What is being asked: Lines from the line with "For a Rasch" to the line with "For a student" in the entries below, and only those, must be output exactly, with both ends included.

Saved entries
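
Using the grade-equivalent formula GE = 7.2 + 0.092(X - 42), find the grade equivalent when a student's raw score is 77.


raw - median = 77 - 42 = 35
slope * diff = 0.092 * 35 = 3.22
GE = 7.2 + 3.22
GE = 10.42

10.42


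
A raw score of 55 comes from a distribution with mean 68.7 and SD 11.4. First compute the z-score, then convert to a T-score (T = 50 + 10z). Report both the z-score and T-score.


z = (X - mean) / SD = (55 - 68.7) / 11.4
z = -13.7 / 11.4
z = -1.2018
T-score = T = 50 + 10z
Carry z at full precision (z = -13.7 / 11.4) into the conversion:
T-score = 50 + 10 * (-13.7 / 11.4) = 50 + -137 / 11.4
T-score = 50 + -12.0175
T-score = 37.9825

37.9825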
---
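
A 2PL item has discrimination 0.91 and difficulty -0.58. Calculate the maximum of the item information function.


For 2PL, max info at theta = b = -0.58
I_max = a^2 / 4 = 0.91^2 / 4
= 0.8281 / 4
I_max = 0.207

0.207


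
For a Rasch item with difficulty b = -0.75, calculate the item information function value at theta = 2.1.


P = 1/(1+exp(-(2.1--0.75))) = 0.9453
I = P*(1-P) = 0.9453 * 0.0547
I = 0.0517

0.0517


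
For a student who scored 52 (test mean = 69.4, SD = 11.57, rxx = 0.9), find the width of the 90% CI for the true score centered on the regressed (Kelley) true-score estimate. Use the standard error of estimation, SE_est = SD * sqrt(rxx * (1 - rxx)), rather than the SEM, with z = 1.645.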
--
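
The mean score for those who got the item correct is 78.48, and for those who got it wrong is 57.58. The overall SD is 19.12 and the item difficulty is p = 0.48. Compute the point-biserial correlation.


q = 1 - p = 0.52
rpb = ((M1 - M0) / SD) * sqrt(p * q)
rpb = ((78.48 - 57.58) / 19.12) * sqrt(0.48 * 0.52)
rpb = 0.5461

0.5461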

Response to this exercise:
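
For a Rasch item with difficulty b = -0.75, calculate the item information function value at theta = 2.1.


P = 1/(1+exp(-(2.1--0.75))) = 0.9453
I = P*(1-P) = 0.9453 * 0.0547
I = 0.0517

0.0517


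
For a student who scored 52 (test mean = 69.4, SD = 11.57, rxx = 0.9), find the width of the 90% CI for the true score centered on the regressed (Kelley) true-score estimate. Use the standard error of estimation, SE_est = SD * sqrt(rxx * (1 - rxx)), rather than the SEM, with z = 1.645.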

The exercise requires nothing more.